**PROBLEM**
Each record below must be written out again in exactly the same form.

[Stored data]
-- Opening Marker --

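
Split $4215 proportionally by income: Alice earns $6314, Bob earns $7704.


Total income = 6314 + 7704 = $14018
Alice: $4215 × 6314/14018 = $1898.52
Bob: $4215 × 7704/14018 = $2316.48
= Alice: $1898.52, Bob: $2316.48

Alice: $1898.52, Bob: $2316.48


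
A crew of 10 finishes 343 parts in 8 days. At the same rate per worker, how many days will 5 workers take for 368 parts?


Days ∝ work / workers, so d₂ = d₁ × (m₁/m₂) × (w₂/w₁)
Workers factor (inverse): 10/5 = 2.0000
Work factor (direct): 368/343 ≈ 1.0729
d₂ = 8 × 10/5 × 368/343 = (8 × 10 × 368) / (5 × 343) = 29440/1715
≈ 17.17 days

17.17 days


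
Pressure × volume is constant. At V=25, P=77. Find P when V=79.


Inverse proportion: x × y = constant
k = 25 × 77 = 1925
y₂ = k / 79 = 1925 / 79
= 24.37

24.37


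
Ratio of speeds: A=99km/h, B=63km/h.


Ratio = 99:63
GCD = 9
Simplified = 11:7
Time ratio (same distance) = 7:11
Speed ratio = 11:7

11:7


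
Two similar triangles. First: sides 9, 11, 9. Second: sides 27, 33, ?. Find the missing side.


Scale factor = 27/9 = 3
Missing side = 9 × 3
= 27.0

27.0


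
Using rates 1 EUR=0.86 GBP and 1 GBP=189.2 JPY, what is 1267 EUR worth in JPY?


Step 1: 1267 EUR × 0.86 = 1089.62 GBP
Step 2: 1089.62 GBP × 189.2 = 206156.10 JPY
Implied rate EUR→JPY = 0.86 × 189.2 = 162.7120
= 206156.10 JPY

206156.10 JPY


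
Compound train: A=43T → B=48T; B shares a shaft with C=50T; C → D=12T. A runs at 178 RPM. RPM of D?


Stage 1: RPM_B = RPM_A × t_A/t_B = 178 × 43/48 = 7654/48 ≈ 159.46
B and C share a shaft → RPM_C = RPM_B
Stage 2: RPM_D = RPM_C × t_C/t_D = RPM_A × (t_A×t_C)/(t_B×t_D)
Overall ratio = (43×50)/(48×12) = 2150/576
RPM_D = 178 × 2150/576 = 382700/576
≈ 664.41 RPM

664.41 RPM


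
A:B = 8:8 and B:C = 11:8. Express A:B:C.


Match B: multiply A:B by 11 → 88:88
Multiply B:C by 8 → 88:64
Combined: 88:88:64
GCD = 8
= 11:11:8

11:11:8


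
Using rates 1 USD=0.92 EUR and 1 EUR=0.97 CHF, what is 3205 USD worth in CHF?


Step 1: 3205 USD × 0.92 = 2948.60 EUR
Step 2: 2948.60 EUR × 0.97 = 2860.14 CHF
Implied rate USD→CHF = 0.92 × 0.97 = 0.8924
= 2860.14 CHF

2860.14 CHF


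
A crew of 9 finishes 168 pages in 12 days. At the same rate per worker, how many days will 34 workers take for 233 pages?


Days ∝ work / workers, so d₂ = d₁ × (m₁/m₂) × (w₂/w₁)
Workers factor (inverse): 9/34 ≈ 0.2647
Work factor (direct): 233/168 ≈ 1.3869
d₂ = 12 × 9/34 × 233/168 = (12 × 9 × 233) / (34 × 168) = 25164/5712
≈ 4.41 days

4.41 days


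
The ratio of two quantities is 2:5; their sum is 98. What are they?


Let A = 2k, B = 5k.
2k + 5k = 98
7k = 98 → k = 98/7 = 14
A = 2×14 = 28, B = 5×14 = 70
= A = 28, B = 70

A = 28, B = 70


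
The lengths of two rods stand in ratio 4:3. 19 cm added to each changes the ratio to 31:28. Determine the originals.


Let A = 4k, B = 3k.
(4k + 19) / (3k + 19) = 31/28
Cross-multiply: 28(4k + 19) = 31(3k + 19)
112k + 532 = 93k + 589
112k - 93k = 589 - 532
19k = 57
k = 57/19 = 3
A = 4×3 = 12, B = 3×3 = 9
= A = 12, B = 9

A = 12, B = 9


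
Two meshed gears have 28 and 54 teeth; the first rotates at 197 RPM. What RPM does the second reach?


Gear ratio = 28:54 = 14:27
RPM_B = RPM_A × (teeth_A / teeth_B)
= 197 × (28/54)
= 102.1 RPM

102.1 RPM


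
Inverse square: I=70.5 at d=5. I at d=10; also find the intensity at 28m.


I₁d₁² = I₂d₂²
I at 10m = 70.5 × (5/10)² = 70.5 × 25/100 = 1762.5/100 = 17.6250
I at 28m = 70.5 × (5/28)² = 70.5 × 25/784 = 1762.5/784 ≈ 2.2481
= 17.6250 and 2.2481

17.6250 and 2.2481


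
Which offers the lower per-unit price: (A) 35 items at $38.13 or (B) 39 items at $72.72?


Deal A: $38.13/35 = $1.0894/unit
Deal B: $72.72/39 = $1.8646/unit
A is cheaper per unit
= Deal A

Deal A


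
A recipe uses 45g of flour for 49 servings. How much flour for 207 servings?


Direct proportion: y/x = constant
k = 45/49 ≈ 0.9184
y₂ = k × 207 = 45 × 207 / 49 = 9315/49
≈ 190.10

190.10


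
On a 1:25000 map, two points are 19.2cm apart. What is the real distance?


Real distance = map distance × scale
= 19.2cm × 25000
= 480000 cm = 4800.0 m
= 4.800 km

4.800 km


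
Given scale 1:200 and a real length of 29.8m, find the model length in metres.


Model size = real / scale
= 29.8 / 200
= 0.1490 m

0.1490 m


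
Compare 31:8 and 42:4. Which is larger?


31/8 = 3.8750
42/4 = 10.5000
3.8750 < 10.5000, so 31:8 is less
= 42:4

42:4


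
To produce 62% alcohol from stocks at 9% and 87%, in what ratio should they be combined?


Let x parts of 9% mix with y parts of 87%.
9x + 87y = 62(x + y)
9x + 87y = 62x + 62y
x(9 - 62) = y(62 - 87)
x/y = (87 - 62)/(62 - 9) = 25/53
Simplify: 25:53
= 25:53

25:53


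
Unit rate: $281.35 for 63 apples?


Unit rate = total / quantity
= 281.35 / 63
= $4.47 per unit

$4.47 per unit


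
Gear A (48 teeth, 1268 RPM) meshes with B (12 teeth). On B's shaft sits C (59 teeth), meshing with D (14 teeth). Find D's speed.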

-- Closing Marker --

**TASK ANSWER**
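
Split $4215 proportionally by income: Alice earns $6314, Bob earns $7704.


Total income = 6314 + 7704 = $14018
Alice: $4215 × 6314/14018 = $1898.52
Bob: $4215 × 7704/14018 = $2316.48
= Alice: $1898.52, Bob: $2316.48

Alice: $1898.52, Bob: $2316.48


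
A crew of 10 finishes 343 parts in 8 days. At the same rate per worker, how many days will 5 workers take for 368 parts?


Days ∝ work / workers, so d₂ = d₁ × (m₁/m₂) × (w₂/w₁)
Workers factor (inverse): 10/5 = 2.0000
Work factor (direct): 368/343 ≈ 1.0729
d₂ = 8 × 10/5 × 368/343 = (8 × 10 × 368) / (5 × 343) = 29440/1715
≈ 17.17 days

17.17 days


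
Pressure × volume is constant. At V=25, P=77. Find P when V=79.


Inverse proportion: x × y = constant
k = 25 × 77 = 1925
y₂ = k / 79 = 1925 / 79
= 24.37

24.37


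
Ratio of speeds: A=99km/h, B=63km/h.


Ratio = 99:63
GCD = 9
Simplified = 11:7
Time ratio (same distance) = 7:11
Speed ratio = 11:7

11:7


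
Two similar triangles. First: sides 9, 11, 9. Second: sides 27, 33, ?. Find the missing side.


Scale factor = 27/9 = 3
Missing side = 9 × 3
= 27.0

27.0


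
Using rates 1 EUR=0.86 GBP and 1 GBP=189.2 JPY, what is 1267 EUR worth in JPY?


Step 1: 1267 EUR × 0.86 = 1089.62 GBP
Step 2: 1089.62 GBP × 189.2 = 206156.10 JPY
Implied rate EUR→JPY = 0.86 × 189.2 = 162.7120
= 206156.10 JPY

206156.10 JPY


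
Compound train: A=43T → B=48T; B shares a shaft with C=50T; C → D=12T. A runs at 178 RPM. RPM of D?


Stage 1: RPM_B = RPM_A × t_A/t_B = 178 × 43/48 = 7654/48 ≈ 159.46
B and C share a shaft → RPM_C = RPM_B
Stage 2: RPM_D = RPM_C × t_C/t_D = RPM_A × (t_A×t_C)/(t_B×t_D)
Overall ratio = (43×50)/(48×12) = 2150/576
RPM_D = 178 × 2150/576 = 382700/576
≈ 664.41 RPM

664.41 RPM


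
A:B = 8:8 and B:C = 11:8. Express A:B:C.


Match B: multiply A:B by 11 → 88:88
Multiply B:C by 8 → 88:64
Combined: 88:88:64
GCD = 8
= 11:11:8

11:11:8


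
Using rates 1 USD=0.92 EUR and 1 EUR=0.97 CHF, what is 3205 USD worth in CHF?


Step 1: 3205 USD × 0.92 = 2948.60 EUR
Step 2: 2948.60 EUR × 0.97 = 2860.14 CHF
Implied rate USD→CHF = 0.92 × 0.97 = 0.8924
= 2860.14 CHF

2860.14 CHF


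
A crew of 9 finishes 168 pages in 12 days. At the same rate per worker, how many days will 34 workers take for 233 pages?


Days ∝ work / workers, so d₂ = d₁ × (m₁/m₂) × (w₂/w₁)
Workers factor (inverse): 9/34 ≈ 0.2647
Work factor (direct): 233/168 ≈ 1.3869
d₂ = 12 × 9/34 × 233/168 = (12 × 9 × 233) / (34 × 168) = 25164/5712
≈ 4.41 days

4.41 days


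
The ratio of two quantities is 2:5; their sum is 98. What are they?


Let A = 2k, B = 5k.
2k + 5k = 98
7k = 98 → k = 98/7 = 14
A = 2×14 = 28, B = 5×14 = 70
= A = 28, B = 70

A = 28, B = 70


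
The lengths of two rods stand in ratio 4:3. 19 cm added to each changes the ratio to 31:28. Determine the originals.


Let A = 4k, B = 3k.
(4k + 19) / (3k + 19) = 31/28
Cross-multiply: 28(4k + 19) = 31(3k + 19)
112k + 532 = 93k + 589
112k - 93k = 589 - 532
19k = 57
k = 57/19 = 3
A = 4×3 = 12, B = 3×3 = 9
= A = 12, B = 9

A = 12, B = 9


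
Two meshed gears have 28 and 54 teeth; the first rotates at 197 RPM. What RPM does the second reach?


Gear ratio = 28:54 = 14:27
RPM_B = RPM_A × (teeth_A / teeth_B)
= 197 × (28/54)
= 102.1 RPM

102.1 RPM


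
Inverse square: I=70.5 at d=5. I at d=10; also find the intensity at 28m.


I₁d₁² = I₂d₂²
I at 10m = 70.5 × (5/10)² = 70.5 × 25/100 = 1762.5/100 = 17.6250
I at 28m = 70.5 × (5/28)² = 70.5 × 25/784 = 1762.5/784 ≈ 2.2481
= 17.6250 and 2.2481

17.6250 and 2.2481


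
Which offers the lower per-unit price: (A) 35 items at $38.13 or (B) 39 items at $72.72?


Deal A: $38.13/35 = $1.0894/unit
Deal B: $72.72/39 = $1.8646/unit
A is cheaper per unit
= Deal A

Deal A


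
A recipe uses 45g of flour for 49 servings. How much flour for 207 servings?


Direct proportion: y/x = constant
k = 45/49 ≈ 0.9184
y₂ = k × 207 = 45 × 207 / 49 = 9315/49
≈ 190.10

190.10


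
On a 1:25000 map, two points are 19.2cm apart. What is the real distance?


Real distance = map distance × scale
= 19.2cm × 25000
= 480000 cm = 4800.0 m
= 4.800 km

4.800 km


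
Given scale 1:200 and a real length of 29.8m, find the model length in metres.


Model size = real / scale
= 29.8 / 200
= 0.1490 m

0.1490 m


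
Compare 31:8 and 42:4. Which is larger?


31/8 = 3.8750
42/4 = 10.5000
3.8750 < 10.5000, so 31:8 is less
= 42:4

42:4


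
To produce 62% alcohol from stocks at 9% and 87%, in what ratio should they be combined?


Let x parts of 9% mix with y parts of 87%.
9x + 87y = 62(x + y)
9x + 87y = 62x + 62y
x(9 - 62) = y(62 - 87)
x/y = (87 - 62)/(62 - 9) = 25/53
Simplify: 25:53
= 25:53

25:53


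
Unit rate: $281.35 for 63 apples?


Unit rate = total / quantity
= 281.35 / 63
= $4.47 per unit

$4.47 per unit


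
Gear A (48 teeth, 1268 RPM) meshes with B (12 teeth). On B's shaft sits C (59 teeth), meshing with D (14 teeth). Find D's speed.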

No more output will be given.